[Records provided]:
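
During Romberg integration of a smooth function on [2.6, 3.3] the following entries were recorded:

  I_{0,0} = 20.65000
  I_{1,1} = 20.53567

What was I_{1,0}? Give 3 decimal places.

From I_{1,1} = (4·I_{1,0} − I_{0,0})/3, solve for I_{1,0}:
4·I_{1,0} = 3·20.53567 + 20.65000 = 82.25701
I_{1,0} = 20.56425

20.564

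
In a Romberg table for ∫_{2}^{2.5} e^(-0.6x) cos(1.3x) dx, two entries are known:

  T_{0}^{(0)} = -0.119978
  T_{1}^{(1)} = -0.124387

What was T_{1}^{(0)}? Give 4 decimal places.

From T_{1}^{(1)} = (4·T_{1}^{(0)} − T_{0}^{(0)})/3, solve for T_{1}^{(0)}:
4·T_{1}^{(0)} = 3·(-0.124387) + (-0.119978) = -0.493139
T_{1}^{(0)} = -0.123285

-0.1233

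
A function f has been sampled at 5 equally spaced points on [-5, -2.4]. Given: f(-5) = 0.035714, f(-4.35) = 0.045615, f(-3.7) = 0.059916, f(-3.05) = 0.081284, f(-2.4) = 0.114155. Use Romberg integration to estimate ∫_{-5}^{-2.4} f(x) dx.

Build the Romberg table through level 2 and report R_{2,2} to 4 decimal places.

0.1684

R_{0,0} (trapezoid, 1 panel, h=2.6000): 0.194830
R_{1,0} (trapezoid, 2 panels, h=1.3000): 0.175306
R_{2,0} (trapezoid, 4 panels, h=0.6500): 0.170137
R_{1,1} = 0.175306 + (0.175306 − 0.194830)/3 = 0.168798
R_{2,1} = 0.170137 + (0.170137 − 0.175306)/3 = 0.168414
R_{2,2} = 0.168414 + (0.168414 − 0.168798)/15 = 0.168388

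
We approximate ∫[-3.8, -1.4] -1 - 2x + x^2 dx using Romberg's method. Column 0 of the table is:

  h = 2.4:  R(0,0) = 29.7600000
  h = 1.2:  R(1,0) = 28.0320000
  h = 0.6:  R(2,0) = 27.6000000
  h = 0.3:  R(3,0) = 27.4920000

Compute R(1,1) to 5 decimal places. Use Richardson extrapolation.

R(1,1) = 28.0320000 + (28.0320000 − 29.7600000)/3 = 27.4560000
(Column j=1 coincides with Simpson's rule on the same nodes.)

27.45600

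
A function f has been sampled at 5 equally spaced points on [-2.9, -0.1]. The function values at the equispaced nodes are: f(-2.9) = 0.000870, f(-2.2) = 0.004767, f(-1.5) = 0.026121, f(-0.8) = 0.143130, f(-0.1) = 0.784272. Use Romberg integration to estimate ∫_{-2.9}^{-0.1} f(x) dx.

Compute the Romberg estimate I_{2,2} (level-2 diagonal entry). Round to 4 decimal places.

0.3280

I_{0,0} (trapezoid, 1 panel, h=2.8000): 1.099199
I_{1,0} (trapezoid, 2 panels, h=1.4000): 0.586169
I_{2,0} (trapezoid, 4 panels, h=0.7000): 0.396612
I_{1,1} = 0.586169 + (0.586169 − 1.099199)/3 = 0.415159
I_{2,1} = 0.396612 + (0.396612 − 0.586169)/3 = 0.333426
I_{2,2} = 0.333426 + (0.333426 − 0.415159)/15 = 0.327977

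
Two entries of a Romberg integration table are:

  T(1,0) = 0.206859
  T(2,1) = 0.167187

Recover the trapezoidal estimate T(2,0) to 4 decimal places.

From T(2,1) = (4·T(2,0) − T(1,0))/3, solve for T(2,0):
4·T(2,0) = 3·0.167187 + 0.206859 = 0.708420
T(2,0) = 0.177105

0.1771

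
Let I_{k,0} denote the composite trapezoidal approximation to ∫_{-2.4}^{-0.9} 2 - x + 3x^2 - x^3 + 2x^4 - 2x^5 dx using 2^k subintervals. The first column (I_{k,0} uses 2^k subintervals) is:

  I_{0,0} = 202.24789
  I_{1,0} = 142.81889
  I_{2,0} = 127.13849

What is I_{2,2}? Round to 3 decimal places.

121.839

I_{1,1} = (4·142.81889 − 202.24789) / 3 = 123.00922
I_{2,1} = 127.13849 + (127.13849 − 142.81889)/3 = 121.91169
I_{2,2} = 121.91169 + (121.91169 − 123.00922)/15 = 121.83852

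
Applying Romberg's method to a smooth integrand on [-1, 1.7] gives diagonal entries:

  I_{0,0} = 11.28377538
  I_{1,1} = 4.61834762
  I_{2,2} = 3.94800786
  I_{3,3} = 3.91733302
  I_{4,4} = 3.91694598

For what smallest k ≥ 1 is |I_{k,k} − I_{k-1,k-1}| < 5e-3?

k = 4

|I_{1,1} − I_{0,0}| = 6.66542776 ≥ 5e-3
|I_{2,2} − I_{1,1}| = 0.67033976 ≥ 5e-3
|I_{3,3} − I_{2,2}| = 0.03067484 ≥ 5e-3
|I_{4,4} − I_{3,3}| = 0.00038704 < 5e-3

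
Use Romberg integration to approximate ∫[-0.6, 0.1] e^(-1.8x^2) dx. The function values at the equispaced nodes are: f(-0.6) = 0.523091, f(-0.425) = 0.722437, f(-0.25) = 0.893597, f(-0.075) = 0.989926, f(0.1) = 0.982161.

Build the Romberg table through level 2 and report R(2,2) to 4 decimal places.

R(0,0) (trapezoid, 1 panel, h=0.7000): 0.526838
R(1,0) (trapezoid, 2 panels, h=0.3500): 0.576178
R(2,0) (trapezoid, 4 panels, h=0.1750): 0.587753
R(1,1) = 0.576178 + (0.576178 − 0.526838)/3 = 0.592625
R(2,1) = 0.587753 + (0.587753 − 0.576178)/3 = 0.591611
R(2,2) = 0.591611 + (0.591611 − 0.592625)/15 = 0.591543

0.5915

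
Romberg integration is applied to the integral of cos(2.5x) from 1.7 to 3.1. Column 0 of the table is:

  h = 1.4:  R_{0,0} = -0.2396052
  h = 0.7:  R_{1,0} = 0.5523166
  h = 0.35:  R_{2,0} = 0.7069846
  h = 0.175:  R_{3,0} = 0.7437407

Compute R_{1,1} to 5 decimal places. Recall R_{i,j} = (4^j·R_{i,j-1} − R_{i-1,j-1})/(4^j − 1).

0.81629

Richardson extrapolation on the trapezoidal column (denominator 4−1=3):
R_{1,1} = 0.5523166 + (0.5523166 − (-0.2396052))/3 = 0.8162905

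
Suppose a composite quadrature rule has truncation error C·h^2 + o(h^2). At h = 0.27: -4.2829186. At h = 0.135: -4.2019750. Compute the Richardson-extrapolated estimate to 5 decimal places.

Extrapolated value = (4·A(h/2) − A(h)) / (4 − 1)
= (4·(-4.2019750) − (-4.2829186)) / 3
= -12.5249814 / 3 = -4.1749938

-4.17499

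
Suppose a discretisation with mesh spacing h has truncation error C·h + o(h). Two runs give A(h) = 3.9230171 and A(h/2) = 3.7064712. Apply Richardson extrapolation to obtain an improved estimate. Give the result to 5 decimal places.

3.48993

The leading error scales as h; refining by a factor of 2 reduces it by 2^1 = 2.
Extrapolated value = (2·A(h/2) − A(h)) / (2 − 1)
= (2·3.7064712 − 3.9230171) / 1
= 3.4899253 / 1 = 3.4899253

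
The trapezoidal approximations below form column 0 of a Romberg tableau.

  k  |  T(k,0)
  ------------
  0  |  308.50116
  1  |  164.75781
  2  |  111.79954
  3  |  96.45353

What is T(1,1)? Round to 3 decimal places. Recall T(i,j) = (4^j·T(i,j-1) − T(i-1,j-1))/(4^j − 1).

116.843

T(1,1) = (4·164.75781 − 308.50116) / 3 = 116.84336
(Column j=1 coincides with Simpson's rule on the same nodes.)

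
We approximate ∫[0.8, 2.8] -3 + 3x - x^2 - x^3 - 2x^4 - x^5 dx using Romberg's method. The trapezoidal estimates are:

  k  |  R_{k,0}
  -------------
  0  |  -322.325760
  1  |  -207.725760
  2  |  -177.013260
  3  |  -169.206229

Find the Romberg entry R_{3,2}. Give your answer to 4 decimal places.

Richardson extrapolation on the trapezoidal column (denominator 4−1=3):
R_{2,1} = (4·(-177.013260) − (-207.725760)) / 3 = -166.775760
R_{3,1} = (4·(-169.206229) − (-177.013260)) / 3 = -166.603885
R_{3,2} = -166.603885 + (-166.603885 − (-166.775760))/15 = -166.592427
(Column j=1 coincides with Simpson's rule on the same nodes.)

-166.5924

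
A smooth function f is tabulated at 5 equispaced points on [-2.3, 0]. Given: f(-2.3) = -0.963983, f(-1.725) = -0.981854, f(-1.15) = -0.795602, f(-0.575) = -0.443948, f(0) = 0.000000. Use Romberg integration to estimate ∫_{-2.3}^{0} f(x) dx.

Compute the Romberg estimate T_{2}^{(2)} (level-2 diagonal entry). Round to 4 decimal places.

-1.5824

T_{0}^{(0)} (trapezoid, 1 panel, h=2.3000): -1.108580
T_{1}^{(0)} (trapezoid, 2 panels, h=1.1500): -1.469233
T_{2}^{(0)} (trapezoid, 4 panels, h=0.5750): -1.554452
T_{1}^{(1)} = -1.469233 + (-1.469233 − (-1.108580))/3 = -1.589451
T_{2}^{(1)} = -1.554452 + (-1.554452 − (-1.469233))/3 = -1.582858
T_{2}^{(2)} = -1.582858 + (-1.582858 − (-1.589451))/15 = -1.582418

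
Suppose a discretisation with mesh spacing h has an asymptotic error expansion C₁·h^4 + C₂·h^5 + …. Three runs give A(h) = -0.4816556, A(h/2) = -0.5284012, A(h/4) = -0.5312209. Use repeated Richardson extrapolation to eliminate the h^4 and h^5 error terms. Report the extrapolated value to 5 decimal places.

-0.53141

First eliminate the h^4 term (factor 2^4 = 16):
  B₁ = (16·(-0.5284012) − (-0.4816556))/15 = -0.5315176
  B₂ = (16·(-0.5312209) − (-0.5284012))/15 = -0.5314089
Then eliminate the h^5 term (factor 2^5 = 32):
  (32·(-0.5314089) − (-0.5315176))/31 = -0.5314054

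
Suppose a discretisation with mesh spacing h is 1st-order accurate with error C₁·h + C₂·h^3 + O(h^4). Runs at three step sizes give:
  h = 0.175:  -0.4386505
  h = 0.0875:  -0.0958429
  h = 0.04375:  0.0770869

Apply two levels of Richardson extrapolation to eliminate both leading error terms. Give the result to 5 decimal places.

First eliminate the h term (factor 2^1 = 2):
  B₁ = (2·(-0.0958429) − (-0.4386505))/1 = 0.2469647
  B₂ = (2·0.0770869 − (-0.0958429))/1 = 0.2500167
Then eliminate the h^3 term (factor 2^3 = 8):
  (8·0.2500167 − 0.2469647)/7 = 0.2504527

0.25045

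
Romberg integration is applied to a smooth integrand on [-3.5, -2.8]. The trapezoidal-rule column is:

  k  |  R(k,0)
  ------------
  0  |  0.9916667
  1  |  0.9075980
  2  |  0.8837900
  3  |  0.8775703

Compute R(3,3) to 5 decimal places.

Richardson extrapolation on the trapezoidal column (denominator 4−1=3):
R(1,1) = 0.9075980 + (0.9075980 − 0.9916667)/3 = 0.8795751
R(2,1) = (4·0.8837900 − 0.9075980) / 3 = 0.8758540
R(3,1) = (4·0.8775703 − 0.8837900) / 3 = 0.8754971
R(2,2) = 0.8758540 + (0.8758540 − 0.8795751)/15 = 0.8756059
R(3,2) = (16·0.8754971 − 0.8758540) / 15 = 0.8754733
R(3,3) = (64·0.8754733 − 0.8756059) / 63 = 0.8754712

0.87547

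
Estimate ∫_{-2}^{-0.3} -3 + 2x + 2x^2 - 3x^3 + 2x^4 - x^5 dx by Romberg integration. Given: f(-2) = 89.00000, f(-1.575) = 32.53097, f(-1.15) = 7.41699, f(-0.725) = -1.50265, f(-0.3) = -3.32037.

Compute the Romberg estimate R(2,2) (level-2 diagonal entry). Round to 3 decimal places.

31.765

R(0,0) (trapezoid, 1 panel, h=1.7000): 72.82769
R(1,0) (trapezoid, 2 panels, h=0.8500): 42.71828
R(2,0) (trapezoid, 4 panels, h=0.4250): 34.54618
R(1,1) = 42.71828 + (42.71828 − 72.82769)/3 = 32.68181
R(2,1) = 34.54618 + (34.54618 − 42.71828)/3 = 31.82215
R(2,2) = 31.82215 + (31.82215 − 32.68181)/15 = 31.76484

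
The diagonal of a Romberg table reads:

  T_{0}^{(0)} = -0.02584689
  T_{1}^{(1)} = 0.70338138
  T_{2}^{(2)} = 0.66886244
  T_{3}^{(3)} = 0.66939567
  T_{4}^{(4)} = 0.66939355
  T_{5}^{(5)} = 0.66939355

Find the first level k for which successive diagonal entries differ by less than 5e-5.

|T_{1}^{(1)} − T_{0}^{(0)}| = 0.72922827 ≥ 5e-5
|T_{2}^{(2)} − T_{1}^{(1)}| = 0.03451894 ≥ 5e-5
|T_{3}^{(3)} − T_{2}^{(2)}| = 0.00053323 ≥ 5e-5
|T_{4}^{(4)} − T_{3}^{(3)}| = 0.00000212 < 5e-5

k = 4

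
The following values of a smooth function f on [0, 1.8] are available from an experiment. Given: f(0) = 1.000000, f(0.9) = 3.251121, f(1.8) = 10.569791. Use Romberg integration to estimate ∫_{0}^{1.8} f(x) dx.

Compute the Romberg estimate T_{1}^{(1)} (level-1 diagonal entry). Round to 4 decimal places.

7.3723

T_{0}^{(0)} (trapezoid, 1 panel, h=1.8000): 10.412812
T_{1}^{(0)} (trapezoid, 2 panels, h=0.9000): 8.132415
T_{1}^{(1)} = 8.132415 + (8.132415 − 10.412812)/3 = 7.372283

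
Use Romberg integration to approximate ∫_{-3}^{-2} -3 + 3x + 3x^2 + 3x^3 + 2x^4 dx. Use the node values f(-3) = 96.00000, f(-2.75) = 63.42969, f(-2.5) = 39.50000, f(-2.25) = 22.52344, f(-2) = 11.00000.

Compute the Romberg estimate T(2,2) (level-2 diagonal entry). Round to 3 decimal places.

44.150

T(0,0) (trapezoid, 1 panel, h=1.0000): 53.50000
T(1,0) (trapezoid, 2 panels, h=0.5000): 46.50000
T(2,0) (trapezoid, 4 panels, h=0.2500): 44.73828
T(1,1) = 46.50000 + (46.50000 − 53.50000)/3 = 44.16667
T(2,1) = 44.73828 + (44.73828 − 46.50000)/3 = 44.15104
T(2,2) = 44.15104 + (44.15104 − 44.16667)/15 = 44.15000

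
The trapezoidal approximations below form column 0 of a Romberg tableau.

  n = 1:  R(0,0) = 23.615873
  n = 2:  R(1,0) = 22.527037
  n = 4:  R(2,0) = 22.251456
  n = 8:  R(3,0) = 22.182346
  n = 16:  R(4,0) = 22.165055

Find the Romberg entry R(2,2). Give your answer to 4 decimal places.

22.1593

Richardson extrapolation on the trapezoidal column (denominator 4−1=3):
R(1,1) = (4·22.527037 − 23.615873) / 3 = 22.164092
R(2,1) = (4·22.251456 − 22.527037) / 3 = 22.159596
R(2,2) = 22.159596 + (22.159596 − 22.164092)/15 = 22.159296
(Column j=1 coincides with Simpson's rule on the same nodes.)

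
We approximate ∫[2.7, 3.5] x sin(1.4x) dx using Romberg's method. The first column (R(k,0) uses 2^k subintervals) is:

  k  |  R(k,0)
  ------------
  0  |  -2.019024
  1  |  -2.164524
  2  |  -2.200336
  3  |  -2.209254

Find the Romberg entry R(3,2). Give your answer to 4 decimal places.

Richardson extrapolation on the trapezoidal column (denominator 4−1=3):
R(2,1) = -2.200336 + (-2.200336 − (-2.164524))/3 = -2.212273
R(3,1) = -2.209254 + (-2.209254 − (-2.200336))/3 = -2.212227
R(3,2) = -2.212227 + (-2.212227 − (-2.212273))/15 = -2.212224

-2.2122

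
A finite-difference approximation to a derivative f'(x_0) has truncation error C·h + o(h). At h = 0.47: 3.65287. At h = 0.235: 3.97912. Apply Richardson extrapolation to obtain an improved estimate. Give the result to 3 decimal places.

The leading error scales as h; refining by a factor of 2 reduces it by 2^1 = 2.
Extrapolated value = (2·A(h/2) − A(h)) / (2 − 1)
= (2·3.97912 − 3.65287) / 1
= 4.30537 / 1 = 4.30537

4.305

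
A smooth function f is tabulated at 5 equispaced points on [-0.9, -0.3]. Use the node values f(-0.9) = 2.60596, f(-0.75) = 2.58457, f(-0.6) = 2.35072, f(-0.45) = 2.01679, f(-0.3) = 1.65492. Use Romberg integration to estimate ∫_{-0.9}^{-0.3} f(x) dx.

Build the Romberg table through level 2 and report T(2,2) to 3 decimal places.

T(0,0) (trapezoid, 1 panel, h=0.6000): 1.27826
T(1,0) (trapezoid, 2 panels, h=0.3000): 1.34435
T(2,0) (trapezoid, 4 panels, h=0.1500): 1.36238
T(1,1) = 1.34435 + (1.34435 − 1.27826)/3 = 1.36638
T(2,1) = 1.36238 + (1.36238 − 1.34435)/3 = 1.36839
T(2,2) = 1.36839 + (1.36839 − 1.36638)/15 = 1.36852

1.369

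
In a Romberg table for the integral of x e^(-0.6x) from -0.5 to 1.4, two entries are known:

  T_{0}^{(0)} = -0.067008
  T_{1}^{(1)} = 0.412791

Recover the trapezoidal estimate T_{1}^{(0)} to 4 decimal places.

0.2928

From T_{1}^{(1)} = (4·T_{1}^{(0)} − T_{0}^{(0)})/3, solve for T_{1}^{(0)}:
4·T_{1}^{(0)} = 3·0.412791 + (-0.067008) = 1.171365
T_{1}^{(0)} = 0.292841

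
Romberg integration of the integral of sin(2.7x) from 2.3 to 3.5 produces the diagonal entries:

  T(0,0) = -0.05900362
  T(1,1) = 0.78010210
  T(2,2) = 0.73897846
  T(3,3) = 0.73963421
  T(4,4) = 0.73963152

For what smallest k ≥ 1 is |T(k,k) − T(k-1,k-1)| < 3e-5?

k = 4

|T(1,1) − T(0,0)| = 0.83910572 ≥ 3e-5
|T(2,2) − T(1,1)| = 0.04112364 ≥ 3e-5
|T(3,3) − T(2,2)| = 0.00065575 ≥ 3e-5
|T(4,4) − T(3,3)| = 0.00000269 < 3e-5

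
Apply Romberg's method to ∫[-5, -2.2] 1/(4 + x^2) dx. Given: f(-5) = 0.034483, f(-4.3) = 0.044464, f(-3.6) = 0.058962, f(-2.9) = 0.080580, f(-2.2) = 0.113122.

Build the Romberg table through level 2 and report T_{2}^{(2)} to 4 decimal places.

T_{0}^{(0)} (trapezoid, 1 panel, h=2.8000): 0.206647
T_{1}^{(0)} (trapezoid, 2 panels, h=1.4000): 0.185870
T_{2}^{(0)} (trapezoid, 4 panels, h=0.7000): 0.180466
T_{1}^{(1)} = 0.185870 + (0.185870 − 0.206647)/3 = 0.178944
T_{2}^{(1)} = 0.180466 + (0.180466 − 0.185870)/3 = 0.178665
T_{2}^{(2)} = 0.178665 + (0.178665 − 0.178944)/15 = 0.178646

0.1786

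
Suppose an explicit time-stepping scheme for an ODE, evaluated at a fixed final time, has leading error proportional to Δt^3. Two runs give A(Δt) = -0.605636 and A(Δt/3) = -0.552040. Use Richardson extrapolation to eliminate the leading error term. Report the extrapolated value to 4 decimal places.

-0.5500

Extrapolated value = (27·A(Δt/3) − A(Δt)) / (27 − 1)
= (27·(-0.552040) − (-0.605636)) / 26
= -14.299444 / 26 = -0.549979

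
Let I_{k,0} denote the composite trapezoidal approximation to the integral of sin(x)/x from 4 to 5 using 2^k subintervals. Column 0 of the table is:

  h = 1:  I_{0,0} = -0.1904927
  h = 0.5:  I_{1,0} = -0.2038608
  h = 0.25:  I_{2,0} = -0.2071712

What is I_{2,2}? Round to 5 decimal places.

-0.20827

Richardson extrapolation on the trapezoidal column (denominator 4−1=3):
I_{1,1} = (4·(-0.2038608) − (-0.1904927)) / 3 = -0.2083168
I_{2,1} = (4·(-0.2071712) − (-0.2038608)) / 3 = -0.2082747
I_{2,2} = (16·(-0.2082747) − (-0.2083168)) / 15 = -0.2082719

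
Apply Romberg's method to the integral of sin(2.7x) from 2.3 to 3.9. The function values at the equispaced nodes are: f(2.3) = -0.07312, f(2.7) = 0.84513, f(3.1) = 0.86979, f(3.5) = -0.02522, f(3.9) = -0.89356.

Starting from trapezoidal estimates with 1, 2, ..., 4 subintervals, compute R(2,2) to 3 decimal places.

R(0,0) (trapezoid, 1 panel, h=1.6000): -0.77334
R(1,0) (trapezoid, 2 panels, h=0.8000): 0.30916
R(2,0) (trapezoid, 4 panels, h=0.4000): 0.48254
R(1,1) = 0.30916 + (0.30916 − (-0.77334))/3 = 0.66999
R(2,1) = 0.48254 + (0.48254 − 0.30916)/3 = 0.54033
R(2,2) = 0.54033 + (0.54033 − 0.66999)/15 = 0.53169

0.532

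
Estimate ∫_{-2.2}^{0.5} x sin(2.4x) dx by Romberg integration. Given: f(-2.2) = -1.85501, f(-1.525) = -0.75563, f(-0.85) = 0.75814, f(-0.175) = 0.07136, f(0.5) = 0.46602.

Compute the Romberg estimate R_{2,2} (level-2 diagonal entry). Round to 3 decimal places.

-0.676

R_{0,0} (trapezoid, 1 panel, h=2.7000): -1.87514
R_{1,0} (trapezoid, 2 panels, h=1.3500): 0.08592
R_{2,0} (trapezoid, 4 panels, h=0.6750): -0.41892
R_{1,1} = 0.08592 + (0.08592 − (-1.87514))/3 = 0.73961
R_{2,1} = -0.41892 + (-0.41892 − 0.08592)/3 = -0.58720
R_{2,2} = -0.58720 + (-0.58720 − 0.73961)/15 = -0.67565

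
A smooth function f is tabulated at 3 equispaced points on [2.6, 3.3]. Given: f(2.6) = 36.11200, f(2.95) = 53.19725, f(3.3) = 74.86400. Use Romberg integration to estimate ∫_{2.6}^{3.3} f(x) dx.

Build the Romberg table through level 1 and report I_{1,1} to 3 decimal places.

I_{0,0} (trapezoid, 1 panel, h=0.7000): 38.84160
I_{1,0} (trapezoid, 2 panels, h=0.3500): 38.03984
I_{1,1} = 38.03984 + (38.03984 − 38.84160)/3 = 37.77259

37.773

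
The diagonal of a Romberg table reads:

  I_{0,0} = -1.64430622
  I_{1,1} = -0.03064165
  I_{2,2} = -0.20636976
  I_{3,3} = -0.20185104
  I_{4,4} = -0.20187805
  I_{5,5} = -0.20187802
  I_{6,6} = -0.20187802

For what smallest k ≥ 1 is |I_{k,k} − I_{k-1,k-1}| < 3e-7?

|I_{1,1} − I_{0,0}| = 1.61366457 ≥ 3e-7
|I_{2,2} − I_{1,1}| = 0.17572811 ≥ 3e-7
|I_{3,3} − I_{2,2}| = 0.00451872 ≥ 3e-7
|I_{4,4} − I_{3,3}| = 0.00002701 ≥ 3e-7
|I_{5,5} − I_{4,4}| = 0.00000003 < 3e-7

k = 5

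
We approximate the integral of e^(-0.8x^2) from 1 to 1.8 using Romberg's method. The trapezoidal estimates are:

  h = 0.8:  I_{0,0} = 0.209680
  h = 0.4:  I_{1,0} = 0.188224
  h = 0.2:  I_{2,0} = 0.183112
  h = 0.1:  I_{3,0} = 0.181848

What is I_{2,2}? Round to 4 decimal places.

0.1814

I_{1,1} = 0.188224 + (0.188224 − 0.209680)/3 = 0.181072
I_{2,1} = 0.183112 + (0.183112 − 0.188224)/3 = 0.181408
I_{2,2} = 0.181408 + (0.181408 − 0.181072)/15 = 0.181430
(Column j=1 coincides with Simpson's rule on the same nodes.)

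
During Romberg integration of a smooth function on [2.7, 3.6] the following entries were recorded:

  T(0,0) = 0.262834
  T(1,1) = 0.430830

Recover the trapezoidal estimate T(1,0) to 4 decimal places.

From T(1,1) = (4·T(1,0) − T(0,0))/3, solve for T(1,0):
4·T(1,0) = 3·0.430830 + 0.262834 = 1.555324
T(1,0) = 0.388831

0.3888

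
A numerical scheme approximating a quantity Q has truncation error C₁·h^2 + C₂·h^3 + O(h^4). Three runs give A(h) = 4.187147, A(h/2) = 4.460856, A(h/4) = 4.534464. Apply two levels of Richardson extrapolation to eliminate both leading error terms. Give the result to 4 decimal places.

First eliminate the h^2 term (factor 2^2 = 4):
  B₁ = (4·4.460856 − 4.187147)/3 = 4.552092
  B₂ = (4·4.534464 − 4.460856)/3 = 4.559000
Then eliminate the h^3 term (factor 2^3 = 8):
  (8·4.559000 − 4.552092)/7 = 4.559987

4.5600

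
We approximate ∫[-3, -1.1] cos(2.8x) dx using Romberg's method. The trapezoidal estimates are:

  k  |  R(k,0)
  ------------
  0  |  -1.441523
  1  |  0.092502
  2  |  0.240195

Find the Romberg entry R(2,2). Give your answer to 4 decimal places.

0.2685

Richardson extrapolation on the trapezoidal column (denominator 4−1=3):
R(1,1) = 0.092502 + (0.092502 − (-1.441523))/3 = 0.603844
R(2,1) = 0.240195 + (0.240195 − 0.092502)/3 = 0.289426
R(2,2) = (16·0.289426 − 0.603844) / 15 = 0.268465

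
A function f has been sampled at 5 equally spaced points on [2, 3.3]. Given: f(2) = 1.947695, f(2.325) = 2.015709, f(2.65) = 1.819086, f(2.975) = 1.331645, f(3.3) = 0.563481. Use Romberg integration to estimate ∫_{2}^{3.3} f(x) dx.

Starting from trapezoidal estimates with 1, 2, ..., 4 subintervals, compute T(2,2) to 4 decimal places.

T(0,0) (trapezoid, 1 panel, h=1.3000): 1.632264
T(1,0) (trapezoid, 2 panels, h=0.6500): 1.998538
T(2,0) (trapezoid, 4 panels, h=0.3250): 2.087159
T(1,1) = 1.998538 + (1.998538 − 1.632264)/3 = 2.120629
T(2,1) = 2.087159 + (2.087159 − 1.998538)/3 = 2.116699
T(2,2) = 2.116699 + (2.116699 − 2.120629)/15 = 2.116437

2.1164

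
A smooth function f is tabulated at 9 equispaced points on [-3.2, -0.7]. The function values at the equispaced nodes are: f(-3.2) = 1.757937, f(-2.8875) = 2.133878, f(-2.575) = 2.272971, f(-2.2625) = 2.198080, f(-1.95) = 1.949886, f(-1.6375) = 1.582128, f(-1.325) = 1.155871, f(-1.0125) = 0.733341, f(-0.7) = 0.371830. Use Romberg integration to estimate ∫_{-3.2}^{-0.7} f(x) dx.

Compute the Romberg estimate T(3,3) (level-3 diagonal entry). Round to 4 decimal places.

4.1121

T(0,0) (trapezoid, 1 panel, h=2.5000): 2.662209
T(1,0) (trapezoid, 2 panels, h=1.2500): 3.768462
T(2,0) (trapezoid, 4 panels, h=0.6250): 4.027257
T(3,0) (trapezoid, 8 panels, h=0.3125): 4.090950
T(1,1) = 3.768462 + (3.768462 − 2.662209)/3 = 4.137213
T(2,1) = 4.027257 + (4.027257 − 3.768462)/3 = 4.113522
T(3,1) = 4.090950 + (4.090950 − 4.027257)/3 = 4.112181
T(2,2) = 4.113522 + (4.113522 − 4.137213)/15 = 4.111943
T(3,2) = 4.112181 + (4.112181 − 4.113522)/15 = 4.112092
T(3,3) = 4.112092 + (4.112092 − 4.111943)/63 = 4.112094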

[What is needed]:
State the number of lines above that include the word "During", and write nothing besides that number.

[Exercise answer]:
2